*** Opening SUPPLIED DATA ***

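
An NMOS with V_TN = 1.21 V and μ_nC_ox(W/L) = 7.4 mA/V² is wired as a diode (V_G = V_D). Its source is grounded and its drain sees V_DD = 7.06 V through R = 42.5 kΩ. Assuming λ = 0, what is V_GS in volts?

V_GS = 1.40 V

With gate tied to drain, V_GS = V_DS ≥ V_GS − V_TN, so the device is in saturation.
KCL at the drain: ½ k_n (V_GS − V_TN)² = (V_DD − V_GS)/R.
Let x = V_GS − 1.21. Then 157 x² + x − 5.85 = 0, giving x = 0.19 V (positive root), so V_GS = 1.4 V.
I_D = (V_DD − V_GS)/R = (7.06 − 1.4) / 42.5 = 0.133 mA.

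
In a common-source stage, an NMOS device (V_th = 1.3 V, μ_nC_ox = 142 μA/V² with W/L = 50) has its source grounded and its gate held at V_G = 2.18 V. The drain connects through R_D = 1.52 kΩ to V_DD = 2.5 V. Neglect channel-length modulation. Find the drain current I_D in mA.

V_GS = V_G = 2.18 V, so V_ov = 2.18 − 1.3 = 0.88 V.
k_n = μ_nC_ox · (W/L) = 7.1 mA/V².
Assume saturation: I_D = ½ k_n V_ov² = 0.5 × 7.1 × 0.88² = 2.75 mA, giving V_DS = V_DD − I_D R_D = 2.5 − 2.75 × 1.52 = -1.68 V.
But -1.68 V < V_ov = 0.88 V, so the device is actually in triode.
In triode I_D = k_n[V_ov V_DS − ½ V_DS²] and I_D = (V_DD − V_DS)/R_D. Equating: 5.4 V_DS² − 10.5 V_DS + 2.5 = 0, giving V_DS = 0.278 V (the root below V_ov).
I_D = (2.5 − 0.278) / 1.52 = 1.46 mA.

I_D = 1.46 mA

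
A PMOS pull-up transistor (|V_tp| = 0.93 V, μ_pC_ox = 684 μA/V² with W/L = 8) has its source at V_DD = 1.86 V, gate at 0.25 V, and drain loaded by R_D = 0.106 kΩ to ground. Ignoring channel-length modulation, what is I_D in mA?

I_D = 1.27 mA

V_SG = V_DD − V_G = 1.86 − 0.25 = 1.61 V, so V_ov = 1.61 − 0.93 = 0.68 V.
k_p = μ_pC_ox · (W/L) = 5.472 mA/V².
Assume saturation: I_D = ½ k_p V_ov² = 0.5 × 5.472 × 0.68² = 1.27 mA, giving V_SD = V_DD − I_D R_D = 1.86 − 1.27 × 0.106 = 1.73 V.
V_SD = 1.73 V ≥ V_ov = 0.68 V, confirming saturation.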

*** Closing SUPPLIED DATA ***

### [ASSIGNED TASK]
Word for word, retype all of the material.

### [ANSWER BELOW]
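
An NMOS with V_TN = 1.21 V and μ_nC_ox(W/L) = 7.4 mA/V² is wired as a diode (V_G = V_D). Its source is grounded and its drain sees V_DD = 7.06 V through R = 42.5 kΩ. Assuming λ = 0, what is V_GS in volts?

V_GS = 1.40 V

With gate tied to drain, V_GS = V_DS ≥ V_GS − V_TN, so the device is in saturation.
KCL at the drain: ½ k_n (V_GS − V_TN)² = (V_DD − V_GS)/R.
Let x = V_GS − 1.21. Then 157 x² + x − 5.85 = 0, giving x = 0.19 V (positive root), so V_GS = 1.4 V.
I_D = (V_DD − V_GS)/R = (7.06 − 1.4) / 42.5 = 0.133 mA.

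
In a common-source stage, an NMOS device (V_th = 1.3 V, μ_nC_ox = 142 μA/V² with W/L = 50) has its source grounded and its gate held at V_G = 2.18 V. The drain connects through R_D = 1.52 kΩ to V_DD = 2.5 V. Neglect channel-length modulation. Find the drain current I_D in mA.

V_GS = V_G = 2.18 V, so V_ov = 2.18 − 1.3 = 0.88 V.
k_n = μ_nC_ox · (W/L) = 7.1 mA/V².
Assume saturation: I_D = ½ k_n V_ov² = 0.5 × 7.1 × 0.88² = 2.75 mA, giving V_DS = V_DD − I_D R_D = 2.5 − 2.75 × 1.52 = -1.68 V.
But -1.68 V < V_ov = 0.88 V, so the device is actually in triode.
In triode I_D = k_n[V_ov V_DS − ½ V_DS²] and I_D = (V_DD − V_DS)/R_D. Equating: 5.4 V_DS² − 10.5 V_DS + 2.5 = 0, giving V_DS = 0.278 V (the root below V_ov).
I_D = (2.5 − 0.278) / 1.52 = 1.46 mA.

I_D = 1.46 mA

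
A PMOS pull-up transistor (|V_tp| = 0.93 V, μ_pC_ox = 684 μA/V² with W/L = 8) has its source at V_DD = 1.86 V, gate at 0.25 V, and drain loaded by R_D = 0.106 kΩ to ground. Ignoring channel-length modulation, what is I_D in mA?

I_D = 1.27 mA

V_SG = V_DD − V_G = 1.86 − 0.25 = 1.61 V, so V_ov = 1.61 − 0.93 = 0.68 V.
k_p = μ_pC_ox · (W/L) = 5.472 mA/V².
Assume saturation: I_D = ½ k_p V_ov² = 0.5 × 5.472 × 0.68² = 1.27 mA, giving V_SD = V_DD − I_D R_D = 1.86 − 1.27 × 0.106 = 1.73 V.
V_SD = 1.73 V ≥ V_ov = 0.68 V, confirming saturation.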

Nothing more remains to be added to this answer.